(Data excerpts)
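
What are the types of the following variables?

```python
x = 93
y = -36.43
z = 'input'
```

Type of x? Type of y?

x is int; y is float

int, float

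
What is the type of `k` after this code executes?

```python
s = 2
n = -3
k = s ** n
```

int ** negative int returns float

float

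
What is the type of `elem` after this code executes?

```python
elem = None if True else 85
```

Ternary: condition is True, if branch (None) taken → NoneType

NoneType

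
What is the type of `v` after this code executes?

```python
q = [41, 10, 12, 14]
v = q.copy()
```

list.copy() returns list

list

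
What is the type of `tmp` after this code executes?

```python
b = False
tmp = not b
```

'not' always returns bool

bool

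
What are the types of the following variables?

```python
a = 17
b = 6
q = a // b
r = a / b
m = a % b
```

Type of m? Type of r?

int % int returns int; int / int returns float

int, float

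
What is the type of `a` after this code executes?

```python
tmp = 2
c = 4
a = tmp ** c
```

int ** positive int returns int (2 ** 4 = 16)

int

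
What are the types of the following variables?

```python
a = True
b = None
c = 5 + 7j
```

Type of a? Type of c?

a is bool; c is complex

bool, complex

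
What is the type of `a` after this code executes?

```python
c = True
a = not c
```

'not' always returns bool

bool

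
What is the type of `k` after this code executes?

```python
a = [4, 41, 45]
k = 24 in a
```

'in' operator returns bool

bool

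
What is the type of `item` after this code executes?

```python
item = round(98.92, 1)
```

round() with ndigits arg returns float

float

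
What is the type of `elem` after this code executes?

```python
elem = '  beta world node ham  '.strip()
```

str.strip() returns str

str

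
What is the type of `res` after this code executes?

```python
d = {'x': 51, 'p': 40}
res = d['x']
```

Accessing dict[str, int] with key 'x' returns int value 51

int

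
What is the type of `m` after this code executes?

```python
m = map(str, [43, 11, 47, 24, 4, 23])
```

map() returns a map iterator object

map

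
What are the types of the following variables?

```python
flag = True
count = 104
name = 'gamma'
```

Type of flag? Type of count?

flag is bool; count is int

bool, int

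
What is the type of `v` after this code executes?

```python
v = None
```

None has type NoneType

NoneType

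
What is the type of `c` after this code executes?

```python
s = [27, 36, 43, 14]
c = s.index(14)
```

list.index() returns int

int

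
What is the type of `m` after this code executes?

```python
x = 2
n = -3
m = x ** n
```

int ** negative int returns float

float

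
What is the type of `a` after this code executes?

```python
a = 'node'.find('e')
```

str.find() returns int (index, or -1)

int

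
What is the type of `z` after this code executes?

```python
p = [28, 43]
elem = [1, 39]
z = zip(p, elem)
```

zip() returns a zip iterator object

zip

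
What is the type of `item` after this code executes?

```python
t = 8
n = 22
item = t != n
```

Comparison operators return bool

bool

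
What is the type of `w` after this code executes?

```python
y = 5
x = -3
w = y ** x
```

int ** negative int returns float

float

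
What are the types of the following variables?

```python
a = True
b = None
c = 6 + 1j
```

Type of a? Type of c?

a is bool; c is complex

bool, complex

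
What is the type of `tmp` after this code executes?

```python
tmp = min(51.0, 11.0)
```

min() of floats returns float

float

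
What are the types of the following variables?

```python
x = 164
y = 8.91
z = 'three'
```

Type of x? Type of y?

x is int; y is float

int, float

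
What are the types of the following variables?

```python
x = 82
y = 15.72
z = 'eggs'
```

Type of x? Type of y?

x is int; y is float

int, float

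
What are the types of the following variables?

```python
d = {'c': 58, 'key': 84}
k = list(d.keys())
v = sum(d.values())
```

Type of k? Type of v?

list(...) returns list; sum of int values returns int

list, int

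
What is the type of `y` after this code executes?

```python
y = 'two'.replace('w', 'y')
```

str.replace() returns str

str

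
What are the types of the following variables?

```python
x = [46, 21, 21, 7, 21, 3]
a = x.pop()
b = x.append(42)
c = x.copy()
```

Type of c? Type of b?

list.copy() returns list; list.append() returns None

list, NoneType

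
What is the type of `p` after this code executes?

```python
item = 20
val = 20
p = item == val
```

Equality comparison returns bool

bool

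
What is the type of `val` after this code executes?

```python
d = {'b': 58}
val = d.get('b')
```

dict.get() returns the value (int) when key is found

int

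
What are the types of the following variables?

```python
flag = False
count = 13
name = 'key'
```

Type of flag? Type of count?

flag is bool; count is int

bool, int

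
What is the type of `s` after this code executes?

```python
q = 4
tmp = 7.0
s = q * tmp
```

int * float returns float (4 * 7.0 = 28.0)

float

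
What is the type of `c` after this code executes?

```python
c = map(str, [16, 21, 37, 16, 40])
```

map() returns a map iterator object

map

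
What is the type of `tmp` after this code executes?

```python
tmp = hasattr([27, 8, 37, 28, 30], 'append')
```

hasattr() returns bool

bool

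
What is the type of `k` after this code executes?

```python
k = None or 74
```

'or' with None returns the other value (74, int)

int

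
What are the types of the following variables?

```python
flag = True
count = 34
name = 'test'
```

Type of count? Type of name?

count is int; name is str

int, str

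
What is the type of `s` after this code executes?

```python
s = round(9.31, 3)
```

round() with ndigits arg returns float

float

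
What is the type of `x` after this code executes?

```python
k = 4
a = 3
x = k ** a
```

int ** positive int returns int (4 ** 3 = 64)

int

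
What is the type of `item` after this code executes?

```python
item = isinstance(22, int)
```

isinstance() returns bool

bool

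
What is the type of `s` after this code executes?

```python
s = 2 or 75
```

'or' returns the first truthy value (2, which is int)

int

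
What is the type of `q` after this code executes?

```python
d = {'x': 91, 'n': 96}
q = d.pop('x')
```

dict.pop() returns the value (int)

int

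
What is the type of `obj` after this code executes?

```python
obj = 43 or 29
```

'or' returns the first truthy value (43, which is int)

int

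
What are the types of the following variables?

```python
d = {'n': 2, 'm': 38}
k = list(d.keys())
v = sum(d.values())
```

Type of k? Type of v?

list(...) returns list; sum of int values returns int

list, int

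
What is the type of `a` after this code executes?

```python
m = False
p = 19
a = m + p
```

bool + int returns int (False is 0, so 0 + 19 = 19)

int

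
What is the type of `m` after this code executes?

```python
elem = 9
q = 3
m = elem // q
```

int // int returns int (9 // 3 = 3)

int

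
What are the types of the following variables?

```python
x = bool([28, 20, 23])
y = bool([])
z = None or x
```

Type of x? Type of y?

bool() returns bool; bool() returns bool

bool, bool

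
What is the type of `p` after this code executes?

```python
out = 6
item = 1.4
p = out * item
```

int * float returns float (6 * 1.4 = 8.4)

float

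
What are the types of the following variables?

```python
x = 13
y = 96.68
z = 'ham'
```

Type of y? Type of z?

y is float; z is str

float, str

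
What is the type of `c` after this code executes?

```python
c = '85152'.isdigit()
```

str.isdigit() returns bool

bool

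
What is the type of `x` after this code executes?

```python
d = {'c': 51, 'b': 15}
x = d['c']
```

Accessing dict[str, int] with key 'c' returns int value 51

int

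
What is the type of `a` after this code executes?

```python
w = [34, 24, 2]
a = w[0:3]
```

Slicing a list always returns a list

list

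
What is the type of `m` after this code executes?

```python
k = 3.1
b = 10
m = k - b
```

float - int returns float (3.1 - 10 = -6.9)

float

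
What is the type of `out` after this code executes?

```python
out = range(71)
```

range() returns a range object

range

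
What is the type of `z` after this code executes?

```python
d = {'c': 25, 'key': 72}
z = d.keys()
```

.keys() returns a dict_keys view object

dict_keys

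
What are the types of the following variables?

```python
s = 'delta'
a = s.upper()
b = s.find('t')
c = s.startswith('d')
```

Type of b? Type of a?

str.find() returns int; str.upper() returns str

int, str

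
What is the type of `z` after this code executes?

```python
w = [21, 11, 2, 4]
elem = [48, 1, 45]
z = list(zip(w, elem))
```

list(zip(...)) returns a list of tuples

list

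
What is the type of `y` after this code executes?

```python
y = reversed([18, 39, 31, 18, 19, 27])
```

reversed() on a list returns a list_reverseiterator

list_reverseiterator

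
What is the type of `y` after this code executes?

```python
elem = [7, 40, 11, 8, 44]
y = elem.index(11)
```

list.index() returns int

int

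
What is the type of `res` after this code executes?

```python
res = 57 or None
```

'or' returns first truthy value (57, int)

int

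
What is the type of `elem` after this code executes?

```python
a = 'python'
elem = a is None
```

'is' comparison returns bool

bool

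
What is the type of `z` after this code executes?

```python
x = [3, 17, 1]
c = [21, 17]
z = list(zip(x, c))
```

list(zip(...)) returns a list of tuples

list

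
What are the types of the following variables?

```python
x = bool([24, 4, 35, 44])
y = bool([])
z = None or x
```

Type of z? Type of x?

None or <bool> returns the bool; bool() returns bool

bool, bool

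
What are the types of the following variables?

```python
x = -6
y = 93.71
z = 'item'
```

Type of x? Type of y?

x is int; y is float

int, float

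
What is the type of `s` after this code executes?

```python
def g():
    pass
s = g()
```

A function with no return statement returns None

NoneType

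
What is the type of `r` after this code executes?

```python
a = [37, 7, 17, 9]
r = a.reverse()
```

list.reverse() returns None

NoneType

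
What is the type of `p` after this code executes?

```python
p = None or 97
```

'or' with None returns the other value (97, int)

int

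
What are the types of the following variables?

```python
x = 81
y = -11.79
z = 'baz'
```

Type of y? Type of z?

y is float; z is str

float, str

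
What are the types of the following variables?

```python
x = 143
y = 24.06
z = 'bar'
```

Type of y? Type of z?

y is float; z is str

float, str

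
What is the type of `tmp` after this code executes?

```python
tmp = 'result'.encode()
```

str.encode() returns bytes

bytes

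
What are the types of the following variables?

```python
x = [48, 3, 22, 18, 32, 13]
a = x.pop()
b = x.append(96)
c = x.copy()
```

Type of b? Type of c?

list.append() returns None; list.copy() returns list

NoneType, list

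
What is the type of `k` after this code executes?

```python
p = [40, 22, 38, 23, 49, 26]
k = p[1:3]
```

Slicing a list always returns a list

list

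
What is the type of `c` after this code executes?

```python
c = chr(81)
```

chr() returns str (single character)

str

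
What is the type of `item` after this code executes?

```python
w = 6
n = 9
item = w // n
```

int // int returns int (6 // 9 = 0)

int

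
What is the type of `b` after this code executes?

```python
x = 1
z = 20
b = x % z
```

int % int returns int (1 % 20 = 1)

int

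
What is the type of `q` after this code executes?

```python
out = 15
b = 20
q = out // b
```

int // int returns int (15 // 20 = 0)

int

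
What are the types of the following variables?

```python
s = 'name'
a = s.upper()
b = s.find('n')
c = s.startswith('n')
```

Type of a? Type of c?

str.upper() returns str; str.startswith() returns bool

str, bool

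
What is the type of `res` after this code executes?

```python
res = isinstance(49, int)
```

isinstance() returns bool

bool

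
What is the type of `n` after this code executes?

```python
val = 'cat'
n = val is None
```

'is' comparison returns bool

bool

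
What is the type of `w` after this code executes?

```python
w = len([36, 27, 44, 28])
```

len() always returns int

int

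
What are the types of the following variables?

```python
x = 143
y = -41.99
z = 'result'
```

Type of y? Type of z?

y is float; z is str

float, str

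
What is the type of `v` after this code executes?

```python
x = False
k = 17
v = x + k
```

bool + int returns int (False is 0, so 0 + 17 = 17)

int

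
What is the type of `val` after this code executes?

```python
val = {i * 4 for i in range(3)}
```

A set comprehension {expr for x in iterable} produces a set

set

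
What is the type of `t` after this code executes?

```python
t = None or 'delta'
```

'or' with None returns the other value ('delta', str)

str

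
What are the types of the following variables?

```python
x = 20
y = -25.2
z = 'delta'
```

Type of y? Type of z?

y is float; z is str

float, str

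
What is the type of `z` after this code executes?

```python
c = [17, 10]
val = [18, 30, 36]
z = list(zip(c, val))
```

list(zip(...)) returns a list of tuples

list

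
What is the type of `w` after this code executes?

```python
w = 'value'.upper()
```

str.upper() returns str

str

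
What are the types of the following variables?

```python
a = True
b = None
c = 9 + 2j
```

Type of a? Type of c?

a is bool; c is complex

bool, complex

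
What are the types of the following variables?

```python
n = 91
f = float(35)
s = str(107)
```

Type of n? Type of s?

n is int; s is str

int, str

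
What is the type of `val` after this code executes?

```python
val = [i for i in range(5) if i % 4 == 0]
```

A list comprehension [...] produces a list

list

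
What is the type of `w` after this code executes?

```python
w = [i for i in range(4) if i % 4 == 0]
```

A list comprehension [...] produces a list

list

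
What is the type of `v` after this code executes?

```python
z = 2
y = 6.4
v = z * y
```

int * float returns float (2 * 6.4 = 12.8)

float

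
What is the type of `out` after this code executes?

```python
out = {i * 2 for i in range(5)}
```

A set comprehension {expr for x in iterable} produces a set

set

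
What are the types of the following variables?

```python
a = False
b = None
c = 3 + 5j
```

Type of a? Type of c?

a is bool; c is complex

bool, complex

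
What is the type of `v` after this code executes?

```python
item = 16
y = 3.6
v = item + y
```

int + float returns float (16 + 3.6 = 19.6)

float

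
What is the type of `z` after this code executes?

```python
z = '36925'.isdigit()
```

str.isdigit() returns bool

bool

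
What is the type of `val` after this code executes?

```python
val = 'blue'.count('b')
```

str.count() returns int

int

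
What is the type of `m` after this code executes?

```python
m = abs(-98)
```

abs() of int returns int

int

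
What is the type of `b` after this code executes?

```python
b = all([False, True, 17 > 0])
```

all() returns bool

bool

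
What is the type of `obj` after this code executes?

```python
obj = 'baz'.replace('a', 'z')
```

str.replace() returns str

str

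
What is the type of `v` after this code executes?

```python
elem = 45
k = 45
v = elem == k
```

Equality comparison returns bool

bool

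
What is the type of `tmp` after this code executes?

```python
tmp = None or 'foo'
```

'or' with None returns the other value ('foo', str)

str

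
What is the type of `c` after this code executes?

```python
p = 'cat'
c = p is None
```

'is' comparison returns bool

bool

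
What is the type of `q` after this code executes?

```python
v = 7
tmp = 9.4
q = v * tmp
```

int * float returns float (7 * 9.4 = 65.8)

float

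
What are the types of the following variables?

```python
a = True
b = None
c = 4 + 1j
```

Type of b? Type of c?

b is NoneType; c is complex

NoneType, complex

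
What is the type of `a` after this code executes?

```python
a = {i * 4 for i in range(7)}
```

A set comprehension {expr for x in iterable} produces a set

set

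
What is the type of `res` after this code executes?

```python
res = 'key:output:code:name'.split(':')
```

str.split() returns list

list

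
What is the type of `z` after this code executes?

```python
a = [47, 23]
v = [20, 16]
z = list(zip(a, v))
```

list(zip(...)) returns a list of tuples

list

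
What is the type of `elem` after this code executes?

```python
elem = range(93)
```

range() returns a range object

range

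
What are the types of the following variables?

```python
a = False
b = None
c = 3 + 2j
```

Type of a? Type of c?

a is bool; c is complex

bool, complex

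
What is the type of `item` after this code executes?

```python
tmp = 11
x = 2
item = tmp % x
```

int % int returns int (11 % 2 = 1)

int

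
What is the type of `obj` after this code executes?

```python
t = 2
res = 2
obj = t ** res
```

int ** positive int returns int (2 ** 2 = 4)

int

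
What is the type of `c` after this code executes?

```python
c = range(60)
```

range() returns a range object

range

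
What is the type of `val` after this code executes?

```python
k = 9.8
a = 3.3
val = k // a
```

float // float returns float (floor division preserves float type)

float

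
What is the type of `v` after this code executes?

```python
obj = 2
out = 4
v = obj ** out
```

int ** positive int returns int (2 ** 4 = 16)

int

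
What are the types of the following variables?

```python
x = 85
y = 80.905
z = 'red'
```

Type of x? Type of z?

x is int; z is str

int, str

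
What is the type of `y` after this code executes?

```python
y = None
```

None has type NoneType

NoneType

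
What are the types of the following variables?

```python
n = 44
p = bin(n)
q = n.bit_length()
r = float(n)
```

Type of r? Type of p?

float() returns float; bin() returns str

float, str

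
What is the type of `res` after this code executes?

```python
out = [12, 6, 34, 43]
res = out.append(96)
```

list.append() returns None (mutates in place)

NoneType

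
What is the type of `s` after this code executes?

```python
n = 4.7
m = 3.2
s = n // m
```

float // float returns float (floor division preserves float type)

float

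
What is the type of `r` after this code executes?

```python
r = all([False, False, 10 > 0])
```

all() returns bool

bool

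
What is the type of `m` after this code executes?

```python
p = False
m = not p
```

'not' always returns bool

bool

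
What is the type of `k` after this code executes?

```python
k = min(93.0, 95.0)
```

min() of floats returns float

float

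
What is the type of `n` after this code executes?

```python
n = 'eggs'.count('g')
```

str.count() returns int

int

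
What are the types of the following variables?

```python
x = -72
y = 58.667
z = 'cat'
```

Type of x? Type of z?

x is int; z is str

int, str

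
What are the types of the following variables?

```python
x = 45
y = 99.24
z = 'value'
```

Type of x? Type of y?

x is int; y is float

int, float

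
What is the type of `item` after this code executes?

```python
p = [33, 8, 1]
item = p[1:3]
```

Slicing a list always returns a list

list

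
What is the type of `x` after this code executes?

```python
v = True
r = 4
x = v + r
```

bool + int returns int (True is 1, so 1 + 4 = 5)

int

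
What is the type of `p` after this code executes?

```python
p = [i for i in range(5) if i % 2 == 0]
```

A list comprehension [...] produces a list

list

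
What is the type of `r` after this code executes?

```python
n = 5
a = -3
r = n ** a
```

int ** negative int returns float

float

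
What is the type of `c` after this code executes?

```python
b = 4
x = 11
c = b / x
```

int / int always returns float in Python 3 (4 / 11 = 0.363636)

float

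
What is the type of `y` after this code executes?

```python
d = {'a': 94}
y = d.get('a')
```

dict.get() returns the value (int) when key is found

int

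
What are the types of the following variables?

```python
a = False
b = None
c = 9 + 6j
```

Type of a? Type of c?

a is bool; c is complex

bool, complex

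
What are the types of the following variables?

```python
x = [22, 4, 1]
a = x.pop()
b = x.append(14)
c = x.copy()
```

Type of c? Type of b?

list.copy() returns list; list.append() returns None

list, NoneType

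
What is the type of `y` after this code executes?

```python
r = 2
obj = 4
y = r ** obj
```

int ** positive int returns int (2 ** 4 = 16)

int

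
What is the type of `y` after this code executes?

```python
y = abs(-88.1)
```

abs() of float returns float

float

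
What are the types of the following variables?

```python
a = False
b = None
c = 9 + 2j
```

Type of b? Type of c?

b is NoneType; c is complex

NoneType, complex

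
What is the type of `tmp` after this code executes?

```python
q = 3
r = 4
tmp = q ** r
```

int ** positive int returns int (3 ** 4 = 81)

int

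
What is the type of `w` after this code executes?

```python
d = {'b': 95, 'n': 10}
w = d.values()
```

.values() returns a dict_values view object

dict_values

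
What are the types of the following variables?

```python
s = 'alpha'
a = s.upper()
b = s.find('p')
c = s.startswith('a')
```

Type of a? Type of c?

str.upper() returns str; str.startswith() returns bool

str, bool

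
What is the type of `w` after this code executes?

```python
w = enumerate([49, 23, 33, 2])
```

enumerate() returns an enumerate iterator object

enumerate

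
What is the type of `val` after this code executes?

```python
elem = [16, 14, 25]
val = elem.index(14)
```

list.index() returns int

int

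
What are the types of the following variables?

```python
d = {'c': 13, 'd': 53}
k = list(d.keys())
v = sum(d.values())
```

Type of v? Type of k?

sum of int values returns int; list(...) returns list

int, list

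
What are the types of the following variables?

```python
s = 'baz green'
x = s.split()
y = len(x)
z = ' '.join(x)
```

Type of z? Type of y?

str.join() returns str; len() returns int

str, int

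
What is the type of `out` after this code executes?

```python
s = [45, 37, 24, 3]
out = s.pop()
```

list.pop() returns the popped element (int here)

int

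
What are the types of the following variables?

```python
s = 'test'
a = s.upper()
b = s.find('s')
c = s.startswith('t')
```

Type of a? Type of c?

str.upper() returns str; str.startswith() returns bool

str, bool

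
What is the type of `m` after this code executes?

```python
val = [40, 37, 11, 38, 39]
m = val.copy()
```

list.copy() returns list

list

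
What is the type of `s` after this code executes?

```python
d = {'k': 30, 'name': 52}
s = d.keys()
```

.keys() returns a dict_keys view object

dict_keys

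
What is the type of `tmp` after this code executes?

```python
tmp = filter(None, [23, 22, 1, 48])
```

filter() returns a filter iterator object

filter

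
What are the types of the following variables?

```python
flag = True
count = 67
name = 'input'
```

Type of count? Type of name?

count is int; name is str

int, str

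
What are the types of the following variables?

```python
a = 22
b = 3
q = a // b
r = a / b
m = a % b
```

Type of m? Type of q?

int % int returns int; int // int returns int

int, int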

* _Task description_
The word "node" appears in some lines of the data. Copy every one of those lines.

* _Answer to the exercise_
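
elem = '  beta world node ham  '.strip()
a = 'node'.find('e')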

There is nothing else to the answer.